▶ To do
Output all entries below exactly as they are given.
Segment Start: Data shown
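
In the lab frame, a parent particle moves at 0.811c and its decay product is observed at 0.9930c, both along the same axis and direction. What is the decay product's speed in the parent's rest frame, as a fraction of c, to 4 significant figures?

u' ≈ 0.9349c

Inverse velocity addition: u' = (u − v)/(1 − uv/c²)
= (0.9930 − 0.811)/(1 − 0.9930×0.811) = 0.1820/0.194677 = 0.9349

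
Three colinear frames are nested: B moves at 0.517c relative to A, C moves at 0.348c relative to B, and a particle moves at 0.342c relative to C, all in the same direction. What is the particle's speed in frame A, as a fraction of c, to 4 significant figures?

u ≈ 0.8596c

Compose boost 2: (0.348 + 0.517)/(1 + 0.348×0.517) = 0.8650/1.17992 = 0.733103
Compose boost 3: (0.342 + 0.733103)/(1 + 0.342×0.733103) = 1.07510/1.25072 = 0.8596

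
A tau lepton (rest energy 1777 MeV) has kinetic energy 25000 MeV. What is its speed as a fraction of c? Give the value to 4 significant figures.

γ = 1 + K/(m₀c²) = 1 + 25000/1777 = 15.0687
β = √(1 − 1/γ²) = 0.9978

β ≈ 0.9978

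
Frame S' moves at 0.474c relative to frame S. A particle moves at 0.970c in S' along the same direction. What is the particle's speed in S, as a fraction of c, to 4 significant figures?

Relativistic velocity addition: u = (u' + v)/(1 + u'v/c²)
= (0.970 + 0.474)/(1 + 0.970×0.474) = 1.444/1.45978 = 0.9892

u ≈ 0.9892c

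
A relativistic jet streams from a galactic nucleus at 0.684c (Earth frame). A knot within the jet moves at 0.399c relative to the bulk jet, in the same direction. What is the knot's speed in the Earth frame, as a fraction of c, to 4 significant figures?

u ≈ 0.8508c

Relativistic velocity addition: u = (u' + v)/(1 + u'v/c²)
= (0.399 + 0.684)/(1 + 0.399×0.684) = 1.083/1.27292 = 0.8508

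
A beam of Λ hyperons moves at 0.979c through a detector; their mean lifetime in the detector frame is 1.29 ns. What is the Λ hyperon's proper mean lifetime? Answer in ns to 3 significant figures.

γ = 1/√(1 − 0.979²) = 4.9053
Proper time: τ₀ = Δt/γ = 1.29/4.9053 = 0.263 ns

τ₀ ≈ 0.263 ns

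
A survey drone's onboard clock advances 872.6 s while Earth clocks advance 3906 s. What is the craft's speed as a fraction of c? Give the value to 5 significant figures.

β ≈ 0.97473

γ = Δt/τ₀ = 3906/872.6 = 4.476278
β = √(1 − 1/γ²) = √(1 − 1/4.476278²) = 0.97473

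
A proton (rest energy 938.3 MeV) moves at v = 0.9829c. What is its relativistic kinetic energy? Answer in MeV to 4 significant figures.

K ≈ 4157 MeV

γ = 1/√(1 − 0.9829²) = 5.43065
K = (γ − 1)m₀c² = (5.43065 − 1) × 938.3 MeV = 4.43065 × 938.3 MeV = 4157 MeV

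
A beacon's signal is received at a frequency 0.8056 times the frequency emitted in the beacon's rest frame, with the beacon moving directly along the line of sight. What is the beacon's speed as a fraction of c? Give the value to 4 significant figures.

β ≈ 0.2129

f_obs/f_src = √((1−β)/(1+β)) = 0.8056  ⇒  (1−β)/(1+β) = 0.648991
β = |1 − D²|/(1 + D²) = |1 − 0.648991|/(1 + 0.648991) = 0.2129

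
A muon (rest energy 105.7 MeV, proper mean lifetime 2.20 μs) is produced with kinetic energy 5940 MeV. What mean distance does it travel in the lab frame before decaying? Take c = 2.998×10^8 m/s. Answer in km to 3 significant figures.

γ = 1 + K/(m₀c²) = 1 + 5940/105.7 = 57.197
β = √(1 − 1/γ²) = 0.99985
Dilated lifetime: γτ₀ = 57.197 × 2.20 μs = 125.83 μs
d = βc·γτ₀ = 0.99985 × (2.998×10^8 m/s) × 0.00012583 s = 37.7 km

d ≈ 37.7 km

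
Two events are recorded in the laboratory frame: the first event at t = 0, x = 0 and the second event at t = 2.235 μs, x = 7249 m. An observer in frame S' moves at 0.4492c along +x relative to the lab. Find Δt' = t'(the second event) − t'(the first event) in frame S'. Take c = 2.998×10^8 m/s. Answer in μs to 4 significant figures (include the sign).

Δt' ≈ -9.655 μs

γ = 1/√(1 − 0.4492²) = 1.11928
Δt' = γ(Δt − vΔx/c²) = 1.11928 × (2.235 μs − 0.4492×7249 m / (2.998×10^8 m/s))
= 1.11928 × (-8.62641 μs) = -9.655 μs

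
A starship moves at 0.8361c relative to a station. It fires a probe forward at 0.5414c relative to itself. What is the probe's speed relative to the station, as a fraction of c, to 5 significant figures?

u ≈ 0.94826c

Relativistic velocity addition: u = (u' + v)/(1 + u'v/c²)
= (0.5414 + 0.8361)/(1 + 0.5414×0.8361) = 1.3775/1.452665 = 0.94826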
Segment End: Data shown
▶ Problem solution
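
In the lab frame, a parent particle moves at 0.811c and its decay product is observed at 0.9930c, both along the same axis and direction. What is the decay product's speed in the parent's rest frame, as a fraction of c, to 4 significant figures?

u' ≈ 0.9349c

Inverse velocity addition: u' = (u − v)/(1 − uv/c²)
= (0.9930 − 0.811)/(1 − 0.9930×0.811) = 0.1820/0.194677 = 0.9349

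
Three colinear frames are nested: B moves at 0.517c relative to A, C moves at 0.348c relative to B, and a particle moves at 0.342c relative to C, all in the same direction. What is the particle's speed in frame A, as a fraction of c, to 4 significant figures?

u ≈ 0.8596c

Compose boost 2: (0.348 + 0.517)/(1 + 0.348×0.517) = 0.8650/1.17992 = 0.733103
Compose boost 3: (0.342 + 0.733103)/(1 + 0.342×0.733103) = 1.07510/1.25072 = 0.8596

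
A tau lepton (rest energy 1777 MeV) has kinetic energy 25000 MeV. What is its speed as a fraction of c? Give the value to 4 significant figures.

γ = 1 + K/(m₀c²) = 1 + 25000/1777 = 15.0687
β = √(1 − 1/γ²) = 0.9978

β ≈ 0.9978

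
Frame S' moves at 0.474c relative to frame S. A particle moves at 0.970c in S' along the same direction. What is the particle's speed in S, as a fraction of c, to 4 significant figures?

Relativistic velocity addition: u = (u' + v)/(1 + u'v/c²)
= (0.970 + 0.474)/(1 + 0.970×0.474) = 1.444/1.45978 = 0.9892

u ≈ 0.9892c

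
A relativistic jet streams from a galactic nucleus at 0.684c (Earth frame). A knot within the jet moves at 0.399c relative to the bulk jet, in the same direction. What is the knot's speed in the Earth frame, as a fraction of c, to 4 significant figures?

u ≈ 0.8508c

Relativistic velocity addition: u = (u' + v)/(1 + u'v/c²)
= (0.399 + 0.684)/(1 + 0.399×0.684) = 1.083/1.27292 = 0.8508

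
A beam of Λ hyperons moves at 0.979c through a detector; their mean lifetime in the detector frame is 1.29 ns. What is the Λ hyperon's proper mean lifetime? Answer in ns to 3 significant figures.

γ = 1/√(1 − 0.979²) = 4.9053
Proper time: τ₀ = Δt/γ = 1.29/4.9053 = 0.263 ns

τ₀ ≈ 0.263 ns

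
A survey drone's onboard clock advances 872.6 s while Earth clocks advance 3906 s. What is the craft's speed as a fraction of c? Give the value to 5 significant figures.

β ≈ 0.97473

γ = Δt/τ₀ = 3906/872.6 = 4.476278
β = √(1 − 1/γ²) = √(1 − 1/4.476278²) = 0.97473

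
A proton (rest energy 938.3 MeV) moves at v = 0.9829c. What is its relativistic kinetic energy? Answer in MeV to 4 significant figures.

K ≈ 4157 MeV

γ = 1/√(1 − 0.9829²) = 5.43065
K = (γ − 1)m₀c² = (5.43065 − 1) × 938.3 MeV = 4.43065 × 938.3 MeV = 4157 MeV

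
A beacon's signal is received at a frequency 0.8056 times the frequency emitted in the beacon's rest frame, with the beacon moving directly along the line of sight. What is the beacon's speed as a fraction of c? Give the value to 4 significant figures.

β ≈ 0.2129

f_obs/f_src = √((1−β)/(1+β)) = 0.8056  ⇒  (1−β)/(1+β) = 0.648991
β = |1 − D²|/(1 + D²) = |1 − 0.648991|/(1 + 0.648991) = 0.2129

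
A muon (rest energy 105.7 MeV, proper mean lifetime 2.20 μs) is produced with kinetic energy 5940 MeV. What mean distance does it travel in the lab frame before decaying? Take c = 2.998×10^8 m/s. Answer in km to 3 significant figures.

γ = 1 + K/(m₀c²) = 1 + 5940/105.7 = 57.197
β = √(1 − 1/γ²) = 0.99985
Dilated lifetime: γτ₀ = 57.197 × 2.20 μs = 125.83 μs
d = βc·γτ₀ = 0.99985 × (2.998×10^8 m/s) × 0.00012583 s = 37.7 km

d ≈ 37.7 km

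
Two events are recorded in the laboratory frame: the first event at t = 0, x = 0 and the second event at t = 2.235 μs, x = 7249 m. An observer in frame S' moves at 0.4492c along +x relative to the lab. Find Δt' = t'(the second event) − t'(the first event) in frame S'. Take c = 2.998×10^8 m/s. Answer in μs to 4 significant figures (include the sign).

Δt' ≈ -9.655 μs

γ = 1/√(1 − 0.4492²) = 1.11928
Δt' = γ(Δt − vΔx/c²) = 1.11928 × (2.235 μs − 0.4492×7249 m / (2.998×10^8 m/s))
= 1.11928 × (-8.62641 μs) = -9.655 μs

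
A starship moves at 0.8361c relative to a station. It fires a probe forward at 0.5414c relative to itself. What is the probe's speed relative to the station, as a fraction of c, to 5 significant figures?

u ≈ 0.94826c

Relativistic velocity addition: u = (u' + v)/(1 + u'v/c²)
= (0.5414 + 0.8361)/(1 + 0.5414×0.8361) = 1.3775/1.452665 = 0.94826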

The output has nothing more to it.